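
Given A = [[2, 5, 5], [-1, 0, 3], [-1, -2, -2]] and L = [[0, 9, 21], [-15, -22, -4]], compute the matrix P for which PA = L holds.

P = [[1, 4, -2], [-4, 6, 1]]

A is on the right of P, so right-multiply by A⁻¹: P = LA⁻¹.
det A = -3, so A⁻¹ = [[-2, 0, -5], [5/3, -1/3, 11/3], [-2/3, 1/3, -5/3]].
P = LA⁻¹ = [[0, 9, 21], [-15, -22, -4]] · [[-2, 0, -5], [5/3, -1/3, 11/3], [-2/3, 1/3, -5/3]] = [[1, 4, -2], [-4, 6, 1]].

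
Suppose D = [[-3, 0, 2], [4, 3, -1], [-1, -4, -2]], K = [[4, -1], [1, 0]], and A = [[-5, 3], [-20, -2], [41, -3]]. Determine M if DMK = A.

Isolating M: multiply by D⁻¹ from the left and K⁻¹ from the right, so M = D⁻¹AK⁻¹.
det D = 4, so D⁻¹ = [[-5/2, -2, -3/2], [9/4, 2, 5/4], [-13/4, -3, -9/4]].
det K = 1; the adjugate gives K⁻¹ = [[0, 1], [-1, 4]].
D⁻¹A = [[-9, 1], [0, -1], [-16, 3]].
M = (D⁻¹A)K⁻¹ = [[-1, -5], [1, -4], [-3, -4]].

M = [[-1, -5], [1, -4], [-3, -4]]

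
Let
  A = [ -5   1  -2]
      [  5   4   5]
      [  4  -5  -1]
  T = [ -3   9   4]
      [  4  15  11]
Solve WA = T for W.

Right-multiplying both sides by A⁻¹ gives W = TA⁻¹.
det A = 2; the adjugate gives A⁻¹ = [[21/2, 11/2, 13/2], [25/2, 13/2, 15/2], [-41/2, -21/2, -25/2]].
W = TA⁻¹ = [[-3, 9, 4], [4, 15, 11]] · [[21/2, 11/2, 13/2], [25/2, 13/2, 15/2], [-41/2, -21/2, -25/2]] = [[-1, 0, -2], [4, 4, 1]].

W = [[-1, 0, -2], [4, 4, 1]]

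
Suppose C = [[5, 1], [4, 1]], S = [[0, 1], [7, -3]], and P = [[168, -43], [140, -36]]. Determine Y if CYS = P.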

————

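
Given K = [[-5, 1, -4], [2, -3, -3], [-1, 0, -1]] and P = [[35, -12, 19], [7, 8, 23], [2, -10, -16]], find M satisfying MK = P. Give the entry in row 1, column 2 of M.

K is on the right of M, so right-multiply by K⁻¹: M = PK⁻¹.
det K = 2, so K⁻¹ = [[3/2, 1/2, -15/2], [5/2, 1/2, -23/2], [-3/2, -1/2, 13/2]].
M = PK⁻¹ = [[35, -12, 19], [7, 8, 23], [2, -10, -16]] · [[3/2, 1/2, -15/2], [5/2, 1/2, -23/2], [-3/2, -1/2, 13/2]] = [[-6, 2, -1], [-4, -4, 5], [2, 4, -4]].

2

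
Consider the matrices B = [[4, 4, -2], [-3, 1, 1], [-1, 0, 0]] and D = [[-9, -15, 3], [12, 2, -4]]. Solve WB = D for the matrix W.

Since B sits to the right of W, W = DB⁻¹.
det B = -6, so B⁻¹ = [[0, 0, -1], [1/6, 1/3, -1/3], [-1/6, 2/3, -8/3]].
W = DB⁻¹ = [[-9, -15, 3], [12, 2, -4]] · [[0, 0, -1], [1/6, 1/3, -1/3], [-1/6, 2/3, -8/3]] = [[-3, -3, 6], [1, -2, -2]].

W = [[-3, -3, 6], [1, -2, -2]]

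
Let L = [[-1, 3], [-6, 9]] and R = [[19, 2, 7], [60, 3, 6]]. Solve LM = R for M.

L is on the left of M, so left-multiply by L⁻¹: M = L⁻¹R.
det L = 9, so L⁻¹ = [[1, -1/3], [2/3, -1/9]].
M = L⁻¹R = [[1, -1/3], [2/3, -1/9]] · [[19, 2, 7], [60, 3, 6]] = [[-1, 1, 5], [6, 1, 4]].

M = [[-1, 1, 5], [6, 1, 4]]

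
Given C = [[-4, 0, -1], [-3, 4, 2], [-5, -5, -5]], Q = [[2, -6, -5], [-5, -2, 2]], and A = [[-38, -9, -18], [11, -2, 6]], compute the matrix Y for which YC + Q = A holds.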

————

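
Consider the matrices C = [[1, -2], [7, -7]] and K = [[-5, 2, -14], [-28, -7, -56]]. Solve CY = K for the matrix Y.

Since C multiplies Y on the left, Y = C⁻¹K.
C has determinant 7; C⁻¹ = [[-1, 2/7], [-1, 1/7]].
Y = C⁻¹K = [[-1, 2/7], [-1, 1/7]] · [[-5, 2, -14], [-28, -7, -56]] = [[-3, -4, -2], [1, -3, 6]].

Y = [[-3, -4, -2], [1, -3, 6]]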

————

Set down, exactly as they appear above, all lines from the one that has "if DMK = A." down to the one that has "Suppose C = [[5, 1], [4, 1]], S", including those two and no others.

> _Written solution_:
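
Suppose D = [[-3, 0, 2], [4, 3, -1], [-1, -4, -2]], K = [[4, -1], [1, 0]], and A = [[-5, 3], [-20, -2], [41, -3]]. Determine M if DMK = A.

Isolating M: multiply by D⁻¹ from the left and K⁻¹ from the right, so M = D⁻¹AK⁻¹.
det D = 4, so D⁻¹ = [[-5/2, -2, -3/2], [9/4, 2, 5/4], [-13/4, -3, -9/4]].
det K = 1; the adjugate gives K⁻¹ = [[0, 1], [-1, 4]].
D⁻¹A = [[-9, 1], [0, -1], [-16, 3]].
M = (D⁻¹A)K⁻¹ = [[-1, -5], [1, -4], [-3, -4]].

M = [[-1, -5], [1, -4], [-3, -4]]

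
Let
  A = [ -5   1  -2]
      [  5   4   5]
      [  4  -5  -1]
  T = [ -3   9   4]
      [  4  15  11]
Solve WA = T for W.

Right-multiplying both sides by A⁻¹ gives W = TA⁻¹.
det A = 2; the adjugate gives A⁻¹ = [[21/2, 11/2, 13/2], [25/2, 13/2, 15/2], [-41/2, -21/2, -25/2]].
W = TA⁻¹ = [[-3, 9, 4], [4, 15, 11]] · [[21/2, 11/2, 13/2], [25/2, 13/2, 15/2], [-41/2, -21/2, -25/2]] = [[-1, 0, -2], [4, 4, 1]].

W = [[-1, 0, -2], [4, 4, 1]]

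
Suppose C = [[5, 1], [4, 1]], S = [[0, 1], [7, -3]], and P = [[168, -43], [140, -36]]. Determine Y if CYS = P.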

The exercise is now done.